● **TO DO**: Return every line from the records below that has the word "ratio".

>>>>>

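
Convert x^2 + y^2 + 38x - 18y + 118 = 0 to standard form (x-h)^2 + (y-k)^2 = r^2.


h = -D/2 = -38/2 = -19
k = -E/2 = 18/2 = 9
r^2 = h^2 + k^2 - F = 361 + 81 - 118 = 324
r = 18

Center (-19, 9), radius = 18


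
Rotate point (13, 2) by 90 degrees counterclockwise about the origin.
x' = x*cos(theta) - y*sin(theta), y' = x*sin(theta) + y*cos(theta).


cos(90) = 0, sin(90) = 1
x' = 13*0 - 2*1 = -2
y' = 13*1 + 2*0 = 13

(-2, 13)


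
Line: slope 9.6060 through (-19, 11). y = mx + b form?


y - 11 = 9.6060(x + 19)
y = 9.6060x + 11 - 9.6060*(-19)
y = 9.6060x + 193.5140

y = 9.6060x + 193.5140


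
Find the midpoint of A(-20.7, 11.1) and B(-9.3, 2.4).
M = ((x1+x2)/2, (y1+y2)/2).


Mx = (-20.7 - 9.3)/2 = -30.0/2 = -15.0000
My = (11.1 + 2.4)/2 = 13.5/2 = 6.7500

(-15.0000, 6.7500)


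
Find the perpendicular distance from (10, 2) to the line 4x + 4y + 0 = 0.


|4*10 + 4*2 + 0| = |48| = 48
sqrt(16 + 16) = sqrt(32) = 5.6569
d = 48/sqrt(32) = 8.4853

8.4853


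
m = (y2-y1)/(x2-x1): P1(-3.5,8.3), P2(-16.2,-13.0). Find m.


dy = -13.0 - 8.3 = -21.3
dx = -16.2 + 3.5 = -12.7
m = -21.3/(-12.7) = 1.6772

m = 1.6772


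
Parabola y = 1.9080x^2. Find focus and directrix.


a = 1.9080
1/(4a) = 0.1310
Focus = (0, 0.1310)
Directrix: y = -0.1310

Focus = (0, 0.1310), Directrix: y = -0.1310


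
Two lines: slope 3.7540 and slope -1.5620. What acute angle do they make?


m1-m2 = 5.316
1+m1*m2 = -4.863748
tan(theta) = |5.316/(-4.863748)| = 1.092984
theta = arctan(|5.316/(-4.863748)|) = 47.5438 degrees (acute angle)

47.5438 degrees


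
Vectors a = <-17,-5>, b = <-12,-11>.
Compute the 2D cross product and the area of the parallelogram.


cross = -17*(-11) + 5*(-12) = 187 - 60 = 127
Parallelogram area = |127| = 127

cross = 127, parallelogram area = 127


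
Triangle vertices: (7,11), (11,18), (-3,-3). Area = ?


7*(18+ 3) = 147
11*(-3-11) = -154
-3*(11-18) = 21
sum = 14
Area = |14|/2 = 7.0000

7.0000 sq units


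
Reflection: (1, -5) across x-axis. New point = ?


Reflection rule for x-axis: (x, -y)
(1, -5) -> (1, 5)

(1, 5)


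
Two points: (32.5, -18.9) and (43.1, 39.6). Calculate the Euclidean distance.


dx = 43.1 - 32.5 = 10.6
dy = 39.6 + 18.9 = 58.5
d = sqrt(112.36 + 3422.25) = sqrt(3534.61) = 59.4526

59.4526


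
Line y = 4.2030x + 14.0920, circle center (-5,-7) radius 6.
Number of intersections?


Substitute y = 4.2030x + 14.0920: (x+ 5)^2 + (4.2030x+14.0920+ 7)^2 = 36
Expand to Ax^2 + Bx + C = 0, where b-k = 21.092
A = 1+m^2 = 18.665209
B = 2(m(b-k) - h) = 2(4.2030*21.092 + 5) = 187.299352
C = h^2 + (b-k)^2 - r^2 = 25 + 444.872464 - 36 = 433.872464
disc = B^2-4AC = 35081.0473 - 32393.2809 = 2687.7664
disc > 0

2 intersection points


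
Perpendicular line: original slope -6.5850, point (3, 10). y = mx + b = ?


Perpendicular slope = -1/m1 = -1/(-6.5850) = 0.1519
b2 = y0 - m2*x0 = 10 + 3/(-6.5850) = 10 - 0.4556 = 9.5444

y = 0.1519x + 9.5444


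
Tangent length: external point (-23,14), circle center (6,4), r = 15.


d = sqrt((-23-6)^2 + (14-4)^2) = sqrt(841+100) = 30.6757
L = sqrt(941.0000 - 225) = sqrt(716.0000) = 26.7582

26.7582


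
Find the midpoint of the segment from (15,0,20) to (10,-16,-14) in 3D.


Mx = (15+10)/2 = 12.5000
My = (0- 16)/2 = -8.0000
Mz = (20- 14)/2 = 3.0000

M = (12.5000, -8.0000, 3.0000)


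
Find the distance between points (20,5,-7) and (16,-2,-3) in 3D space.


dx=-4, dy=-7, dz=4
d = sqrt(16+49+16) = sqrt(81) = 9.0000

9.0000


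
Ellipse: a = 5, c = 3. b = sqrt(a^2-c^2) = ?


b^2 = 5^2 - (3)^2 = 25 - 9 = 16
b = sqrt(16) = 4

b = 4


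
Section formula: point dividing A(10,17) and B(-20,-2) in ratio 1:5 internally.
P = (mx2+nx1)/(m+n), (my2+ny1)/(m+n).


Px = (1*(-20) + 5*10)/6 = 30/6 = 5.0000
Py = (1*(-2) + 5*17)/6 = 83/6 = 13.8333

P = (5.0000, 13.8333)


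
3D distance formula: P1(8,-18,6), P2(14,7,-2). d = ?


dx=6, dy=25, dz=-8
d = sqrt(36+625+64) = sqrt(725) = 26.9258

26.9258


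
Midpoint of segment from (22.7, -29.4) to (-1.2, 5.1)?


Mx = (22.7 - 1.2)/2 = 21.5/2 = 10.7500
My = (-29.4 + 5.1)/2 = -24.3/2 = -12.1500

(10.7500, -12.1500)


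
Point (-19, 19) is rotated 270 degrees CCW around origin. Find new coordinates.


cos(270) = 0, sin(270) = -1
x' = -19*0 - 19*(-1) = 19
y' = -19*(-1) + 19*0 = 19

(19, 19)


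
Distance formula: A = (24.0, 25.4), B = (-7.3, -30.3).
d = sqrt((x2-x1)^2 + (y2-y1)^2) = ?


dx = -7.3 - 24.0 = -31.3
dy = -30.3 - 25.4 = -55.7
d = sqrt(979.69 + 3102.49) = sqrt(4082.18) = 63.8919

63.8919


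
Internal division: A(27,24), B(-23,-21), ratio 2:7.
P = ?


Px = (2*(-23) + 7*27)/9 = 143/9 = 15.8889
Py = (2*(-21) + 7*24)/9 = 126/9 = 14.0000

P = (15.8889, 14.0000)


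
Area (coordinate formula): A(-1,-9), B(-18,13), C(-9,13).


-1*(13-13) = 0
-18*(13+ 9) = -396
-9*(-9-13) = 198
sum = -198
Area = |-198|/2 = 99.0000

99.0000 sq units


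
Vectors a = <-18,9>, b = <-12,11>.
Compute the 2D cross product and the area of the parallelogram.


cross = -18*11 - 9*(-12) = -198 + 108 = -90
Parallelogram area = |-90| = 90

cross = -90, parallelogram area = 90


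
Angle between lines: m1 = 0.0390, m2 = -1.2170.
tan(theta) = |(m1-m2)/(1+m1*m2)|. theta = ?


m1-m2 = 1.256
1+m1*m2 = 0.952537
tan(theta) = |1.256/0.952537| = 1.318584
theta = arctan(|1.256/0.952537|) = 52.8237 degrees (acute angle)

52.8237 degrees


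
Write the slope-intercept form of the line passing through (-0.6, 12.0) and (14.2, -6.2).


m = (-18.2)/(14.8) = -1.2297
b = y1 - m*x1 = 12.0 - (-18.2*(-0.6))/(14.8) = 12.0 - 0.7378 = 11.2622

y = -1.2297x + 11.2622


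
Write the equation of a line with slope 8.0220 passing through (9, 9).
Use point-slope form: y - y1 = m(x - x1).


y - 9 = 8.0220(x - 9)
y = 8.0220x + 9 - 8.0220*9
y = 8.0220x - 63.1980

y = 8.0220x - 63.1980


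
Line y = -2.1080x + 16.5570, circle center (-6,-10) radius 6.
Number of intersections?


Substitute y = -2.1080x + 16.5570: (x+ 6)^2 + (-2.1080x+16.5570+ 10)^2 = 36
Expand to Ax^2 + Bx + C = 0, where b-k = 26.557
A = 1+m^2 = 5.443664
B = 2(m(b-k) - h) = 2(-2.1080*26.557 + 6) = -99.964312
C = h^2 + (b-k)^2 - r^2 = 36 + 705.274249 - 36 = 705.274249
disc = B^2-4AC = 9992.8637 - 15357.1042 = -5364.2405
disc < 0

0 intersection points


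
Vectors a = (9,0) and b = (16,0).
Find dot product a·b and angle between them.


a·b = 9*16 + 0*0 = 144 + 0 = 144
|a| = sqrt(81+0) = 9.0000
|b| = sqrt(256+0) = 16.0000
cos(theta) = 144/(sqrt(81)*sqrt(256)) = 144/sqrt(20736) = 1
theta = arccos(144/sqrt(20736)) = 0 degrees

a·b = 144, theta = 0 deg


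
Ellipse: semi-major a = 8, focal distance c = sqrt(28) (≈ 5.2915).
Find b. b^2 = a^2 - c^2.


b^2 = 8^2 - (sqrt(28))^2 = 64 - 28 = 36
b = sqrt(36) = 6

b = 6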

<<<<<

● **OUTPUT FOR THIS TASK**:
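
Section formula: point dividing A(10,17) and B(-20,-2) in ratio 1:5 internally.
Internal division: A(27,24), B(-23,-21), ratio 2:7.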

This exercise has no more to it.